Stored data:
┌──

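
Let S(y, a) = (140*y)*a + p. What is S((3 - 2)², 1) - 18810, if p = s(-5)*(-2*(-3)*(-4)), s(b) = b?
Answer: -18550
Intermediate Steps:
p = 120 (p = -5*(-2*(-3))*(-4) = -30*(-4) = -5*(-24) = 120)
S(y, a) = 120 + 140*a*y (S(y, a) = (140*y)*a + 120 = 140*a*y + 120 = 120 + 140*a*y)
S((3 - 2)², 1) - 18810 = (120 + 140*1*(3 - 2)²) - 18810 = (120 + 140*1*1²) - 18810 = (120 + 140*1*1) - 18810 = (120 + 140) - 18810 = 260 - 18810 = -18550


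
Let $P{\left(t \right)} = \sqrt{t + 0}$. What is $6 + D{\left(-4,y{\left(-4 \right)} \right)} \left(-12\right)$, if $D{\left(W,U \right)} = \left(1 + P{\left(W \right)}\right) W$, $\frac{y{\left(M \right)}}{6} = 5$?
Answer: $54 + 96 i \approx 54.0 + 96.0 i$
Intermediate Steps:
$y{\left(M \right)} = 30$ ($y{\left(M \right)} = 6 \cdot 5 = 30$)
$P{\left(t \right)} = \sqrt{t}$
$D{\left(W,U \right)} = W \left(1 + \sqrt{W}\right)$ ($D{\left(W,U \right)} = \left(1 + \sqrt{W}\right) W = W \left(1 + \sqrt{W}\right)$)
$6 + D{\left(-4,y{\left(-4 \right)} \right)} \left(-12\right) = 6 + \left(-4 + \left(-4\right)^{\frac{3}{2}}\right) \left(-12\right) = 6 + \left(-4 - 8 i\right) \left(-12\right) = 6 + \left(48 + 96 i\right) = 54 + 96 i$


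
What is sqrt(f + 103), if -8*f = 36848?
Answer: I*sqrt(4503) ≈ 67.104*I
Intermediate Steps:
f = -4606 (f = -1/8*36848 = -4606)
sqrt(f + 103) = sqrt(-4606 + 103) = sqrt(-4503) = I*sqrt(4503)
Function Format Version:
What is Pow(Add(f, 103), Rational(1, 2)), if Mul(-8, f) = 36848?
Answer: Mul(I, Pow(4503, Rational(1, 2))) ≈ Mul(67.104, I)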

└──

Exercise prompt: There is a line above that contains "Answer: I*sqrt(4503) ≈ 67.104*I". Copy it and all later lines through the last, exactly, and leave out the rest.

Written response:
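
Answer: I*sqrt(4503) ≈ 67.104*I
Intermediate Steps:
f = -4606 (f = -1/8*36848 = -4606)
sqrt(f + 103) = sqrt(-4606 + 103) = sqrt(-4503) = I*sqrt(4503)
Function Format Version:
What is Pow(Add(f, 103), Rational(1, 2)), if Mul(-8, f) = 36848?
Answer: Mul(I, Pow(4503, Rational(1, 2))) ≈ Mul(67.104, I)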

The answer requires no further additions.